TASK REQUIREMENTS: Give again, unchanged, the line that contains "Given u = 3i" together with every line that follows it until the entries end.
____________
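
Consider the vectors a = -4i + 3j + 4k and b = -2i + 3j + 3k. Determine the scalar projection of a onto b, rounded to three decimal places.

a · b = (-4)·(-2) + 3·3 + 4·3 = 8 + 9 + 12 = 29
|b| = √(4 + 9 + 9) = √22 ≈ 4.6904
comp_b a = 29 / √22 ≈ 6.183

6.183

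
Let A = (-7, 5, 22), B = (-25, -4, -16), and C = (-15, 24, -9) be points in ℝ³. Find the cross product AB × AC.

(1001, -254, -414)

AB = (-18, -9, -38)
AC = (-8, 19, -31)
i: (-9)·(-31) - (-38)·19 = 279 - (-722) = 1001
j: (-38)·(-8) - (-18)·(-31) = 304 - 558 = -254
k: (-18)·19 - (-9)·(-8) = -342 - 72 = -414
AB × AC = (1001, -254, -414)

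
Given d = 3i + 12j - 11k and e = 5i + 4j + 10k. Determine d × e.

(164, -85, -48)

i: 12·10 - (-11)·4 = 120 - (-44) = 164
j: (-11)·5 - 3·10 = -55 - 30 = -85
k: 3·4 - 12·5 = 12 - 60 = -48
d × e = (164, -85, -48)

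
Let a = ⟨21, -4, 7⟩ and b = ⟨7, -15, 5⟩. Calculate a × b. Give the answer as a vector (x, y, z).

(85, -56, -287)

i: (-4)·5 - 7·(-15) = -20 - (-105) = 85
j: 7·7 - 21·5 = 49 - 105 = -56
k: 21·(-15) - (-4)·7 = -315 - (-28) = -287
a × b = (85, -56, -287)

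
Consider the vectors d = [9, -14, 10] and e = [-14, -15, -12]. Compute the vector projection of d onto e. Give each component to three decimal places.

(0.892, 0.956, 0.765)

d · e = 9·(-14) + (-14)·(-15) + 10·(-12) = -126 + 210 - 120 = -36
|e|² = 196 + 225 + 144 = 565
proj_e d = (-36/565) · (-14, -15, -12) ≈ (0.892, 0.956, 0.765)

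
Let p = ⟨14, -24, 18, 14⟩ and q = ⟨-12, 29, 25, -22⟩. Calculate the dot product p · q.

p · q = 14·(-12) + (-24)·29 + 18·25 + 14·(-22) = -168 - 696 + 450 - 308 = -722

-722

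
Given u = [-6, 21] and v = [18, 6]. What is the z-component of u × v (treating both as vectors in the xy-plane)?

(-6)·6 - 21·18 = -36 - 378 = -414

-414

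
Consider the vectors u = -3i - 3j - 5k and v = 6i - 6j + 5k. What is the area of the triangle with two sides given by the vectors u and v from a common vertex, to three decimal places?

i: (-3)·5 - (-5)·(-6) = -15 - 30 = -45
j: (-5)·6 - (-3)·5 = -30 - (-15) = -15
k: (-3)·(-6) - (-3)·6 = 18 - (-18) = 36
u × v = (-45, -15, 36)
|u × v| = √((-45)² + (-15)² + 36²) = √3546 ≈ 59.5483
area = ½ · 59.5483 ≈ 29.774

29.774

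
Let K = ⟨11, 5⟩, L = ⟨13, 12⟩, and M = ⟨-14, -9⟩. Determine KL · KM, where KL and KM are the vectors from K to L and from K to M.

-148

KL = L − K = (2, 7)
KM = M − K = (-25, -14)
KL · KM = 2·(-25) + 7·(-14) = -50 - 98 = -148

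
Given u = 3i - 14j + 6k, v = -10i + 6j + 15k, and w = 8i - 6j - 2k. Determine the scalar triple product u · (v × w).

v × w:
i: 6·(-2) - 15·(-6) = -12 - (-90) = 78
j: 15·8 - (-10)·(-2) = 120 - 20 = 100
k: (-10)·(-6) - 6·8 = 60 - 48 = 12
v × w = (78, 100, 12)
u · (v × w) = 3·78 + (-14)·100 + 6·12 = 234 - 1400 + 72 = -1094

-1094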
____________
TASK SOLUTION:
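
Given u = 3i - 14j + 6k, v = -10i + 6j + 15k, and w = 8i - 6j - 2k. Determine the scalar triple product u · (v × w).

v × w:
i: 6·(-2) - 15·(-6) = -12 - (-90) = 78
j: 15·8 - (-10)·(-2) = 120 - 20 = 100
k: (-10)·(-6) - 6·8 = 60 - 48 = 12
v × w = (78, 100, 12)
u · (v × w) = 3·78 + (-14)·100 + 6·12 = 234 - 1400 + 72 = -1094

-1094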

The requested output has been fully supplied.